(Stored data entries)
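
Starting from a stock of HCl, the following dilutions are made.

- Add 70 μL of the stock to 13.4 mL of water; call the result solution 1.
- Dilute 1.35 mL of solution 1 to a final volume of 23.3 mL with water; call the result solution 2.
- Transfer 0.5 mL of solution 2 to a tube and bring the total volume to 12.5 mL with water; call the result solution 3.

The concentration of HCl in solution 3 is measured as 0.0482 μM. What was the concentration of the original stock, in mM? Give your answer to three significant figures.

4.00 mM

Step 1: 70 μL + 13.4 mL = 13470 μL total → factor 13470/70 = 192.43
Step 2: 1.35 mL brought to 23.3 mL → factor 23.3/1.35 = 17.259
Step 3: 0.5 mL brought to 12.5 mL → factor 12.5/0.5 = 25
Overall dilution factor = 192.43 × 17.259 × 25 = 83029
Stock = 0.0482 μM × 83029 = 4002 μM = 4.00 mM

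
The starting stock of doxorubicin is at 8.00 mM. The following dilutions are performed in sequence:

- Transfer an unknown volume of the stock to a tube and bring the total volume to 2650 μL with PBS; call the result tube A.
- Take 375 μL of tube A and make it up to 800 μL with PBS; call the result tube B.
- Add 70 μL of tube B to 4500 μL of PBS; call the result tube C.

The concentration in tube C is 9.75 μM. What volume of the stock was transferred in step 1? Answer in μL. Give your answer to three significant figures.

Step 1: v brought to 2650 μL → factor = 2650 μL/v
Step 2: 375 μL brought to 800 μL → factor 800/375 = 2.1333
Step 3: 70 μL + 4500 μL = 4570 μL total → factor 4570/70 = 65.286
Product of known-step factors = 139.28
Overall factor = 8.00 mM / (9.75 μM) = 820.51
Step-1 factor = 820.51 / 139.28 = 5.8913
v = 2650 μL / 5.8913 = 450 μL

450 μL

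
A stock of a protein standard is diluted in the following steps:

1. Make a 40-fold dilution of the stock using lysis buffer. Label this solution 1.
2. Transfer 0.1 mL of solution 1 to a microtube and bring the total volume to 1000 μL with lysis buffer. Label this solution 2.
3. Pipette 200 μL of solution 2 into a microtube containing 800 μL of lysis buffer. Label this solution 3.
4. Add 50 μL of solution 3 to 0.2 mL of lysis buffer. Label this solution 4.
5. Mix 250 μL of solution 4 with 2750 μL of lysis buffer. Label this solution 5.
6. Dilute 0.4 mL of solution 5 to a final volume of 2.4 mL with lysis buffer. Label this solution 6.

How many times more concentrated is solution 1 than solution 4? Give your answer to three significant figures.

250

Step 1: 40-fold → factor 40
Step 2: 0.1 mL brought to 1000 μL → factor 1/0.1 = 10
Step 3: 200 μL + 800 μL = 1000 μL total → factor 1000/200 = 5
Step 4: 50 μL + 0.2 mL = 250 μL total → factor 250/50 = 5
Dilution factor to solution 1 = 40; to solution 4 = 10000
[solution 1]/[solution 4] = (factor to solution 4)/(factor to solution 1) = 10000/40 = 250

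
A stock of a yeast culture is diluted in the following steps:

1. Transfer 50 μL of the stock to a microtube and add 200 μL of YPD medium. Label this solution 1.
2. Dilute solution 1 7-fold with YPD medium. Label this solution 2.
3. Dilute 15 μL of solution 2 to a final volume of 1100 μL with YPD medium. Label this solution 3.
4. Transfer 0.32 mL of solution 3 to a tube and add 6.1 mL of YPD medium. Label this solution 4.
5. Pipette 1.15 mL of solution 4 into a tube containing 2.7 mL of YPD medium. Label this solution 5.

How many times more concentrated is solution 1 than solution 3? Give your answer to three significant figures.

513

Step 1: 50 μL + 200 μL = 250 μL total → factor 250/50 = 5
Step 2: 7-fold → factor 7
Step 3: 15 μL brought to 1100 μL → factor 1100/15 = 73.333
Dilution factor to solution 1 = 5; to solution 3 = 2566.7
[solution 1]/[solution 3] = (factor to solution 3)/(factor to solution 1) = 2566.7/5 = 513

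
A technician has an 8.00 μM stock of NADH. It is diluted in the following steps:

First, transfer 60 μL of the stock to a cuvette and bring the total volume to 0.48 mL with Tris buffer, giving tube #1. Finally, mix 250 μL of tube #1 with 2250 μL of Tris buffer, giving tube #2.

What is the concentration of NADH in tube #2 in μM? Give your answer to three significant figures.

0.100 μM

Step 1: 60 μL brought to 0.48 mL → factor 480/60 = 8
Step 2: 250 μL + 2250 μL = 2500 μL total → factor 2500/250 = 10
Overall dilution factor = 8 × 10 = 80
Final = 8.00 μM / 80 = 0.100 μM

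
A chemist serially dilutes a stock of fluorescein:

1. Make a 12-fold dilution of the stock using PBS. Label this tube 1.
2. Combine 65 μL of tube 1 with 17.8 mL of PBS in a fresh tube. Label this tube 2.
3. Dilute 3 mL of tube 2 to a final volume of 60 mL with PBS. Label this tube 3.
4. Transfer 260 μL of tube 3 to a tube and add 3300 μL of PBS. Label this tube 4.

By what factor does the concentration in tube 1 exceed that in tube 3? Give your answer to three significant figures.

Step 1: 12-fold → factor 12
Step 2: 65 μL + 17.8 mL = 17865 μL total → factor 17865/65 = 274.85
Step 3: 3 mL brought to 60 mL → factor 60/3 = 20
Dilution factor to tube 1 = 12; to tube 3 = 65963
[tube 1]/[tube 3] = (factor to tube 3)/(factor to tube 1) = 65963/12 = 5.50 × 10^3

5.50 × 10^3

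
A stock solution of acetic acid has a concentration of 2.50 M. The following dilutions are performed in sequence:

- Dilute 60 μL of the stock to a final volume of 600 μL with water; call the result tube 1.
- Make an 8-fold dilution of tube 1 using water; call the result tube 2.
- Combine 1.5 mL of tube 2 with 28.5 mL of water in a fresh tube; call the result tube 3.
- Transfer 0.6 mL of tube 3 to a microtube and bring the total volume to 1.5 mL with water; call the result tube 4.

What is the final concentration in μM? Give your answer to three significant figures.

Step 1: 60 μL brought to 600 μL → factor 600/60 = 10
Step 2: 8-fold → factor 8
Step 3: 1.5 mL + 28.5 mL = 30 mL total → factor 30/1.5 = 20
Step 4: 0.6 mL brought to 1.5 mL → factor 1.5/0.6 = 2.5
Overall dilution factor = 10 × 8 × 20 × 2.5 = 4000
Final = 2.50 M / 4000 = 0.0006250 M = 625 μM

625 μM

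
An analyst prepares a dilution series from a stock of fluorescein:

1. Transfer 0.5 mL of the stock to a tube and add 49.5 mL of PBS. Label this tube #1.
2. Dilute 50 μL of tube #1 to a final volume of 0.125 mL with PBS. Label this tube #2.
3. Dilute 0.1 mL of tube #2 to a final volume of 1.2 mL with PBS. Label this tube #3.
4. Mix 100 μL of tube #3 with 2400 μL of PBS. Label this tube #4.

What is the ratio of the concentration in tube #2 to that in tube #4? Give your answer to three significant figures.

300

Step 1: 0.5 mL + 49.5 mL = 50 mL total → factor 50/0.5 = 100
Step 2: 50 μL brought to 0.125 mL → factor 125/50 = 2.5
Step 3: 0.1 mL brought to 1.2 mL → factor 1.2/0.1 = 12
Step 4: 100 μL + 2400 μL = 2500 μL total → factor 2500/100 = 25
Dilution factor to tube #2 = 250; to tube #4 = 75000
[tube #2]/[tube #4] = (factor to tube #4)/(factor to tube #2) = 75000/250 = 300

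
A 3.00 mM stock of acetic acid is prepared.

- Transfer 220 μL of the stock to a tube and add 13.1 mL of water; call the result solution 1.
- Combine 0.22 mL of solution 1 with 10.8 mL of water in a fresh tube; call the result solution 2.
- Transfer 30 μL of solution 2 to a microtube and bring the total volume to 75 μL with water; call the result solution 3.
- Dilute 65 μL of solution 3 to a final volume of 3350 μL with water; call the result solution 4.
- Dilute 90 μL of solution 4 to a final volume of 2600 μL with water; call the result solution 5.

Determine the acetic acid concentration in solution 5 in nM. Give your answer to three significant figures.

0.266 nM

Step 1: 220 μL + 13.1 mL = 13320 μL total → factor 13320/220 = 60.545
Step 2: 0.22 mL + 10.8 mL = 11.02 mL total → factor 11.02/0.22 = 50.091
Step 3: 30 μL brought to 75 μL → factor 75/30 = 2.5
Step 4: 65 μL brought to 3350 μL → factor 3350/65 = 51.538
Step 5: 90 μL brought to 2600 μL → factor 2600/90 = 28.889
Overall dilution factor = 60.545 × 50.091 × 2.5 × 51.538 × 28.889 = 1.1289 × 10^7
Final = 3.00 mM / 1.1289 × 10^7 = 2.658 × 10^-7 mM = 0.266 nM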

...

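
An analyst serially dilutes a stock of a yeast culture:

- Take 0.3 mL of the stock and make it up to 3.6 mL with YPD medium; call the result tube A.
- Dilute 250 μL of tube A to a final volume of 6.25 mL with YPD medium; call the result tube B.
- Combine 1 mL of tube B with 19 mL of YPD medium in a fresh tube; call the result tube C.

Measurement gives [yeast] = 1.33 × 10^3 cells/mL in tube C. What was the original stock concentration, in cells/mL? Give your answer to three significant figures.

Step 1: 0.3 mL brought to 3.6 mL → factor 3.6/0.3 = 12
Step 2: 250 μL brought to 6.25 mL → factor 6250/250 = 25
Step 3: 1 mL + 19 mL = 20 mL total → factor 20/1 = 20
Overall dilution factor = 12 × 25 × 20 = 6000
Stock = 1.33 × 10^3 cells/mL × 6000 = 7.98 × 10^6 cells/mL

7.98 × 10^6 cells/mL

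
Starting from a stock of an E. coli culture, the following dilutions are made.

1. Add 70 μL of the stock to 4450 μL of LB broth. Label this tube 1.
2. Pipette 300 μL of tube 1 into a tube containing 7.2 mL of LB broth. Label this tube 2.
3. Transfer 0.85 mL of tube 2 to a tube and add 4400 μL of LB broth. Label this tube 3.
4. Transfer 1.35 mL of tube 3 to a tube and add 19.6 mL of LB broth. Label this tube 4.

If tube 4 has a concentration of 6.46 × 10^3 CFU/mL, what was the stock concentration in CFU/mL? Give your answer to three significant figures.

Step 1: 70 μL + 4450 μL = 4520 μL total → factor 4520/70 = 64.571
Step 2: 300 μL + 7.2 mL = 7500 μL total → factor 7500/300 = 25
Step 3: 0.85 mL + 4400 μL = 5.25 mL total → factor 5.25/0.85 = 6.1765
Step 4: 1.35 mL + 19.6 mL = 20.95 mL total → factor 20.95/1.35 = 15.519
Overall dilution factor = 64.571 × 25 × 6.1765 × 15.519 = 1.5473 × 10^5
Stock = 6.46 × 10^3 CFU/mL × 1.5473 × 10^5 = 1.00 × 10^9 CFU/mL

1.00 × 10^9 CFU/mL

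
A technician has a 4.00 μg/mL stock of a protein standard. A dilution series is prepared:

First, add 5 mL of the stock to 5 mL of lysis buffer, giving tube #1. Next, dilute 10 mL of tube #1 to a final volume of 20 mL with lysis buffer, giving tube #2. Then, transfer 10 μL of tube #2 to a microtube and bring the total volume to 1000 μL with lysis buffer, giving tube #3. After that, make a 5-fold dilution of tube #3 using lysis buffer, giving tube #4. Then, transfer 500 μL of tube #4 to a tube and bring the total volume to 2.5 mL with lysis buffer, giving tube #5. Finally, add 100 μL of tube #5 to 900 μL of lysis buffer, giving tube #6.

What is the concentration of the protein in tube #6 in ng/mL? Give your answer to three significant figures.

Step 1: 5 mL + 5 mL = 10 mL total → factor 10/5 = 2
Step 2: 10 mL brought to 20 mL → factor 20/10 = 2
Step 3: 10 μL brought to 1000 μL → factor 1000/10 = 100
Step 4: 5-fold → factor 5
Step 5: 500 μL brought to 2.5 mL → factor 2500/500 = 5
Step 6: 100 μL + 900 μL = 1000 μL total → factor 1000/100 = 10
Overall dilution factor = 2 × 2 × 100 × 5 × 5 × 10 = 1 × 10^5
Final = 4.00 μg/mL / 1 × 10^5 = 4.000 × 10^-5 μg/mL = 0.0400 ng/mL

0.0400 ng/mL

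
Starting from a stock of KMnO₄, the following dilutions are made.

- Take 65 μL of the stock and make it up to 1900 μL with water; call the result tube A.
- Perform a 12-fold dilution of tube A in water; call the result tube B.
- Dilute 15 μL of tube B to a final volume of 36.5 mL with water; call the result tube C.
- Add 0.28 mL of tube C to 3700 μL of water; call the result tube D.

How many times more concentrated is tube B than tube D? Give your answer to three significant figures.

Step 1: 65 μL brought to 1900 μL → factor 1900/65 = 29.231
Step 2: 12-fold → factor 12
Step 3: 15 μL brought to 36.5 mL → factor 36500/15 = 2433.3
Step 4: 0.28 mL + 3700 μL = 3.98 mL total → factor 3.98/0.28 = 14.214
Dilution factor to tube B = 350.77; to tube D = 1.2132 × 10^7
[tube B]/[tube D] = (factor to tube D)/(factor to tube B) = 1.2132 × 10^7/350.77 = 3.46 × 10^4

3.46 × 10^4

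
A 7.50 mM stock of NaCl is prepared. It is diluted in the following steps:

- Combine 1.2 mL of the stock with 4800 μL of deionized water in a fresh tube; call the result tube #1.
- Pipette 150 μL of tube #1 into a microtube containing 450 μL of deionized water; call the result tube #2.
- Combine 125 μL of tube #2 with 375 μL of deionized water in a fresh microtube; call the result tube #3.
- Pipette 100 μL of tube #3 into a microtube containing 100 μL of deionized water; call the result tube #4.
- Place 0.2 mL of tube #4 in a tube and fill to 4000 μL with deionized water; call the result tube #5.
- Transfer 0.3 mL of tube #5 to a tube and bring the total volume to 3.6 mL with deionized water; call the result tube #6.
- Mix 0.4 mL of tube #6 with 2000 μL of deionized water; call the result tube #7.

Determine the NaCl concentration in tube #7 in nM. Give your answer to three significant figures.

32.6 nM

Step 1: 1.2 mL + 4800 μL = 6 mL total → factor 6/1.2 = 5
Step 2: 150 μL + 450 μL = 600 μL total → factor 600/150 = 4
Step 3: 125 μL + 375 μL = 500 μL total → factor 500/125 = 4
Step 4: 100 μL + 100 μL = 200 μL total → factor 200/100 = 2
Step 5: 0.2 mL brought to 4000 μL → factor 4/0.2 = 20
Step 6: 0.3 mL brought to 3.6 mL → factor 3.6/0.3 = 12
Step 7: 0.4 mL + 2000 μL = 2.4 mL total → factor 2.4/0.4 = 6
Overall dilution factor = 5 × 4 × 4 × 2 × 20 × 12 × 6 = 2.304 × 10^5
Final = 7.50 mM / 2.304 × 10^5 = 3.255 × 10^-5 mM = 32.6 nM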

Task details:
Using the records above, restate word for word the lines from the one with "1. Transfer 50" through the one with "3. Dilute 15", both included.

Result:
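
1. Transfer 50 μL of the stock to a microtube and add 200 μL of YPD medium. Label this solution 1.
2. Dilute solution 1 7-fold with YPD medium. Label this solution 2.
3. Dilute 15 μL of solution 2 to a final volume of 1100 μL with YPD medium. Label this solution 3.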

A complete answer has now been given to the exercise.